Exercise details
Would you output the whole of the data exactly?

START Data to use

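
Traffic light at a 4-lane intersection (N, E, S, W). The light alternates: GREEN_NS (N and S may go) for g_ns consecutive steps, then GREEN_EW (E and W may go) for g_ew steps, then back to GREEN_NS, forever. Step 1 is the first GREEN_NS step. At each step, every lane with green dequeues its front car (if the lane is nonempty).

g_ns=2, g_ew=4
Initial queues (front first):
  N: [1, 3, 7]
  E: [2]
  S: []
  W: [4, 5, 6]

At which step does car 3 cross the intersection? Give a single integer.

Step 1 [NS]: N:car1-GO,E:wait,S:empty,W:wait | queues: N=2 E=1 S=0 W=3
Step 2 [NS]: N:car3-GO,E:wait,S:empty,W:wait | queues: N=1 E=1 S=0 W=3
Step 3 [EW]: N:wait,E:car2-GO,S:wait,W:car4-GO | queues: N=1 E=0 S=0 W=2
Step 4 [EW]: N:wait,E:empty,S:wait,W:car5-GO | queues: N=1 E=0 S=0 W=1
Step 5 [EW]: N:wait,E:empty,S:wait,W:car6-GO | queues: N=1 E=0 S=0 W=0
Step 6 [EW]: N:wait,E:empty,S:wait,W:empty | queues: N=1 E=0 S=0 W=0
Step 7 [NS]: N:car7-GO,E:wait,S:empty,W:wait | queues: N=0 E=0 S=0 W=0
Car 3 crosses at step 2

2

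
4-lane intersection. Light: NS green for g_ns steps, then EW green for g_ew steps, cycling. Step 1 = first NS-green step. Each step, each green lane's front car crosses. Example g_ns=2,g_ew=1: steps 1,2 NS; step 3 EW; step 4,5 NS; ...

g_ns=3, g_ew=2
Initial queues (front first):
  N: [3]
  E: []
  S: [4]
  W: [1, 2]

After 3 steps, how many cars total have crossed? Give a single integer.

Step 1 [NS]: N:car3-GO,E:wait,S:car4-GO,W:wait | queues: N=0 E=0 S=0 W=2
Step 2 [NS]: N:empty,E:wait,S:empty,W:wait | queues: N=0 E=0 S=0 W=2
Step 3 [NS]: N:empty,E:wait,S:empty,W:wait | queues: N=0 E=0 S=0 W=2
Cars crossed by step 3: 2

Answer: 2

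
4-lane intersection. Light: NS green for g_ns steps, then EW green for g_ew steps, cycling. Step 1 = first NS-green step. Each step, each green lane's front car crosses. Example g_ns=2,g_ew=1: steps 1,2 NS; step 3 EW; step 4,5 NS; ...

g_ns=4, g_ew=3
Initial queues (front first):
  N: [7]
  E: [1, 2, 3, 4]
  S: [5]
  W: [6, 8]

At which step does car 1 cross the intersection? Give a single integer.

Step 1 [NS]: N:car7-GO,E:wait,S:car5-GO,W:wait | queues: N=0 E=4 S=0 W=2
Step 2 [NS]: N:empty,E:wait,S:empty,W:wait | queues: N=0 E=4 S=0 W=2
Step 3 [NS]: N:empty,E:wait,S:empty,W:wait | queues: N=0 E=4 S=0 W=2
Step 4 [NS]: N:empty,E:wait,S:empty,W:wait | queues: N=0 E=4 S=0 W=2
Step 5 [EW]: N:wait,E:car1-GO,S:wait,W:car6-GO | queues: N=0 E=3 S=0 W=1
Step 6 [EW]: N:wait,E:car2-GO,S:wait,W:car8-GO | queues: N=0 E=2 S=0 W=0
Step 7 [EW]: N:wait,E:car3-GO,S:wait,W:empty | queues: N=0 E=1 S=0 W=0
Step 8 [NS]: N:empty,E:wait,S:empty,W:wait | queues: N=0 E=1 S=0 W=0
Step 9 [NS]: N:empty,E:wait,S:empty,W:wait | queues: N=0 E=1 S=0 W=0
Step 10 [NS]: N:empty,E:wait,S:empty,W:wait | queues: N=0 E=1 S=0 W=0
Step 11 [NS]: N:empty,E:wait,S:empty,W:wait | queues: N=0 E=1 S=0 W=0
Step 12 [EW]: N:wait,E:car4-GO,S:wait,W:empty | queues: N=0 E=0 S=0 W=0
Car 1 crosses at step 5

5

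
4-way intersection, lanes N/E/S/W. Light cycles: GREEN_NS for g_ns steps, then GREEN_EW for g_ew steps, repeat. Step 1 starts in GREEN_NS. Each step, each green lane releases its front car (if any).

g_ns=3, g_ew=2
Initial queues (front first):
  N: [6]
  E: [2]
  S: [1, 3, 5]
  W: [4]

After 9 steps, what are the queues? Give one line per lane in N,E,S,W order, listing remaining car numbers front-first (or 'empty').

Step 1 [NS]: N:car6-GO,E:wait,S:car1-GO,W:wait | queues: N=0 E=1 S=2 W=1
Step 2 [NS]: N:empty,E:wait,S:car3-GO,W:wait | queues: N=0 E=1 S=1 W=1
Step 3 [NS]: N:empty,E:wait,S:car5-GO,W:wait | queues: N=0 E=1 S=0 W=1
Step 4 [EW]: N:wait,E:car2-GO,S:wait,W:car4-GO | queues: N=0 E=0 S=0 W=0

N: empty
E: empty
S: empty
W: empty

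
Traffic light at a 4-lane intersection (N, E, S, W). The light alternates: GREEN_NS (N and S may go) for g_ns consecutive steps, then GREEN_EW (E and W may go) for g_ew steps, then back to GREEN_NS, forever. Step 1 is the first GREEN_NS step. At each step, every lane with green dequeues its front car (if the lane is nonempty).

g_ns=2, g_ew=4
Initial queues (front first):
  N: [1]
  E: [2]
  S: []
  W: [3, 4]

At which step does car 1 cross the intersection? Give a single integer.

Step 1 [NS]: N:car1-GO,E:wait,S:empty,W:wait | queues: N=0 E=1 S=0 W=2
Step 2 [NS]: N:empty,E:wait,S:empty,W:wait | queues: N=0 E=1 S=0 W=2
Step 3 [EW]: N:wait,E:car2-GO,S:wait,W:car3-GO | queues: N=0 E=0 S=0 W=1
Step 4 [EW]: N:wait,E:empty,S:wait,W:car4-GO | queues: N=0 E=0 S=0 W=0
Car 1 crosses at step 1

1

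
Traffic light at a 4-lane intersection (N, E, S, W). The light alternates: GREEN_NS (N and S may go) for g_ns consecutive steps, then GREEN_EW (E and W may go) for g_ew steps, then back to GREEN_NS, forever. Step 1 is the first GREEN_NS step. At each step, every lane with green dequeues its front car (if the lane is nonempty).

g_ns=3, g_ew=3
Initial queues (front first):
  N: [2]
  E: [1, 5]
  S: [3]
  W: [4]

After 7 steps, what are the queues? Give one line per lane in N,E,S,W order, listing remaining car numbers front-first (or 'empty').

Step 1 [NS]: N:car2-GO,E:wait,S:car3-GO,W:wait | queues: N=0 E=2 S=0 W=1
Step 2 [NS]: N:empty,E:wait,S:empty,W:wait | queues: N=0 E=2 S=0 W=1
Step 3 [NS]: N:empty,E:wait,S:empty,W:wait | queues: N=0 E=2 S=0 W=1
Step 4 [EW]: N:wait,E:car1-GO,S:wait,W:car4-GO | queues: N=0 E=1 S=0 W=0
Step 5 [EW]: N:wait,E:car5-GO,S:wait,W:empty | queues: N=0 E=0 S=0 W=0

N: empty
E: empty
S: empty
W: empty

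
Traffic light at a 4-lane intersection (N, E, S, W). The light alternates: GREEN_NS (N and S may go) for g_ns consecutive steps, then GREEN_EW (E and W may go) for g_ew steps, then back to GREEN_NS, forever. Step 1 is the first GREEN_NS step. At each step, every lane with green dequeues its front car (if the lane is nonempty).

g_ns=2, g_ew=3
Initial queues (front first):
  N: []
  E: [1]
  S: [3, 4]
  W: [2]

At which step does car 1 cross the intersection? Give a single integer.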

END Data to use

Final answer
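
Traffic light at a 4-lane intersection (N, E, S, W). The light alternates: GREEN_NS (N and S may go) for g_ns consecutive steps, then GREEN_EW (E and W may go) for g_ew steps, then back to GREEN_NS, forever. Step 1 is the first GREEN_NS step. At each step, every lane with green dequeues its front car (if the lane is nonempty).

g_ns=2, g_ew=4
Initial queues (front first):
  N: [1, 3, 7]
  E: [2]
  S: []
  W: [4, 5, 6]

At which step does car 3 cross the intersection? Give a single integer.

Step 1 [NS]: N:car1-GO,E:wait,S:empty,W:wait | queues: N=2 E=1 S=0 W=3
Step 2 [NS]: N:car3-GO,E:wait,S:empty,W:wait | queues: N=1 E=1 S=0 W=3
Step 3 [EW]: N:wait,E:car2-GO,S:wait,W:car4-GO | queues: N=1 E=0 S=0 W=2
Step 4 [EW]: N:wait,E:empty,S:wait,W:car5-GO | queues: N=1 E=0 S=0 W=1
Step 5 [EW]: N:wait,E:empty,S:wait,W:car6-GO | queues: N=1 E=0 S=0 W=0
Step 6 [EW]: N:wait,E:empty,S:wait,W:empty | queues: N=1 E=0 S=0 W=0
Step 7 [NS]: N:car7-GO,E:wait,S:empty,W:wait | queues: N=0 E=0 S=0 W=0
Car 3 crosses at step 2

2

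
4-lane intersection. Light: NS green for g_ns steps, then EW green for g_ew steps, cycling. Step 1 = first NS-green step. Each step, each green lane's front car crosses. Example g_ns=2,g_ew=1: steps 1,2 NS; step 3 EW; step 4,5 NS; ...

g_ns=3, g_ew=2
Initial queues (front first):
  N: [3]
  E: []
  S: [4]
  W: [1, 2]

After 3 steps, how many cars total have crossed? Give a single integer.

Step 1 [NS]: N:car3-GO,E:wait,S:car4-GO,W:wait | queues: N=0 E=0 S=0 W=2
Step 2 [NS]: N:empty,E:wait,S:empty,W:wait | queues: N=0 E=0 S=0 W=2
Step 3 [NS]: N:empty,E:wait,S:empty,W:wait | queues: N=0 E=0 S=0 W=2
Cars crossed by step 3: 2

Answer: 2

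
4-lane intersection. Light: NS green for g_ns steps, then EW green for g_ew steps, cycling. Step 1 = first NS-green step. Each step, each green lane's front car crosses. Example g_ns=2,g_ew=1: steps 1,2 NS; step 3 EW; step 4,5 NS; ...

g_ns=4, g_ew=3
Initial queues (front first):
  N: [7]
  E: [1, 2, 3, 4]
  S: [5]
  W: [6, 8]

At which step does car 1 cross the intersection? Give a single integer.

Step 1 [NS]: N:car7-GO,E:wait,S:car5-GO,W:wait | queues: N=0 E=4 S=0 W=2
Step 2 [NS]: N:empty,E:wait,S:empty,W:wait | queues: N=0 E=4 S=0 W=2
Step 3 [NS]: N:empty,E:wait,S:empty,W:wait | queues: N=0 E=4 S=0 W=2
Step 4 [NS]: N:empty,E:wait,S:empty,W:wait | queues: N=0 E=4 S=0 W=2
Step 5 [EW]: N:wait,E:car1-GO,S:wait,W:car6-GO | queues: N=0 E=3 S=0 W=1
Step 6 [EW]: N:wait,E:car2-GO,S:wait,W:car8-GO | queues: N=0 E=2 S=0 W=0
Step 7 [EW]: N:wait,E:car3-GO,S:wait,W:empty | queues: N=0 E=1 S=0 W=0
Step 8 [NS]: N:empty,E:wait,S:empty,W:wait | queues: N=0 E=1 S=0 W=0
Step 9 [NS]: N:empty,E:wait,S:empty,W:wait | queues: N=0 E=1 S=0 W=0
Step 10 [NS]: N:empty,E:wait,S:empty,W:wait | queues: N=0 E=1 S=0 W=0
Step 11 [NS]: N:empty,E:wait,S:empty,W:wait | queues: N=0 E=1 S=0 W=0
Step 12 [EW]: N:wait,E:car4-GO,S:wait,W:empty | queues: N=0 E=0 S=0 W=0
Car 1 crosses at step 5

5

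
4-way intersection, lanes N/E/S/W. Light cycles: GREEN_NS for g_ns steps, then GREEN_EW for g_ew steps, repeat. Step 1 starts in GREEN_NS. Each step, each green lane releases its front car (if any).

g_ns=3, g_ew=2
Initial queues (front first):
  N: [6]
  E: [2]
  S: [1, 3, 5]
  W: [4]

After 9 steps, what are the queues? Give one line per lane in N,E,S,W order, listing remaining car numbers front-first (or 'empty').

Step 1 [NS]: N:car6-GO,E:wait,S:car1-GO,W:wait | queues: N=0 E=1 S=2 W=1
Step 2 [NS]: N:empty,E:wait,S:car3-GO,W:wait | queues: N=0 E=1 S=1 W=1
Step 3 [NS]: N:empty,E:wait,S:car5-GO,W:wait | queues: N=0 E=1 S=0 W=1
Step 4 [EW]: N:wait,E:car2-GO,S:wait,W:car4-GO | queues: N=0 E=0 S=0 W=0

N: empty
E: empty
S: empty
W: empty

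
Traffic light at a 4-lane intersection (N, E, S, W). The light alternates: GREEN_NS (N and S may go) for g_ns consecutive steps, then GREEN_EW (E and W may go) for g_ew steps, then back to GREEN_NS, forever. Step 1 is the first GREEN_NS step. At each step, every lane with green dequeues its front car (if the lane is nonempty).

g_ns=2, g_ew=4
Initial queues (front first):
  N: [1]
  E: [2]
  S: []
  W: [3, 4]

At which step does car 1 cross the intersection? Give a single integer.

Step 1 [NS]: N:car1-GO,E:wait,S:empty,W:wait | queues: N=0 E=1 S=0 W=2
Step 2 [NS]: N:empty,E:wait,S:empty,W:wait | queues: N=0 E=1 S=0 W=2
Step 3 [EW]: N:wait,E:car2-GO,S:wait,W:car3-GO | queues: N=0 E=0 S=0 W=1
Step 4 [EW]: N:wait,E:empty,S:wait,W:car4-GO | queues: N=0 E=0 S=0 W=0
Car 1 crosses at step 1

1

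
Traffic light at a 4-lane intersection (N, E, S, W). The light alternates: GREEN_NS (N and S may go) for g_ns consecutive steps, then GREEN_EW (E and W may go) for g_ew steps, then back to GREEN_NS, forever. Step 1 is the first GREEN_NS step. At each step, every lane with green dequeues its front car (if the lane is nonempty).

g_ns=3, g_ew=3
Initial queues (front first):
  N: [2]
  E: [1, 5]
  S: [3]
  W: [4]

After 7 steps, what are the queues? Give one line per lane in N,E,S,W order, listing remaining car numbers front-first (or 'empty').

Step 1 [NS]: N:car2-GO,E:wait,S:car3-GO,W:wait | queues: N=0 E=2 S=0 W=1
Step 2 [NS]: N:empty,E:wait,S:empty,W:wait | queues: N=0 E=2 S=0 W=1
Step 3 [NS]: N:empty,E:wait,S:empty,W:wait | queues: N=0 E=2 S=0 W=1
Step 4 [EW]: N:wait,E:car1-GO,S:wait,W:car4-GO | queues: N=0 E=1 S=0 W=0
Step 5 [EW]: N:wait,E:car5-GO,S:wait,W:empty | queues: N=0 E=0 S=0 W=0

N: empty
E: empty
S: empty
W: empty

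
Traffic light at a 4-lane intersection (N, E, S, W). The light alternates: GREEN_NS (N and S may go) for g_ns consecutive steps, then GREEN_EW (E and W may go) for g_ew steps, then back to GREEN_NS, forever. Step 1 is the first GREEN_NS step. At each step, every lane with green dequeues its front car (if the lane is nonempty).

g_ns=2, g_ew=3
Initial queues (front first):
  N: []
  E: [1]
  S: [3, 4]
  W: [2]

At which step does car 1 cross the intersection? Give a single integer.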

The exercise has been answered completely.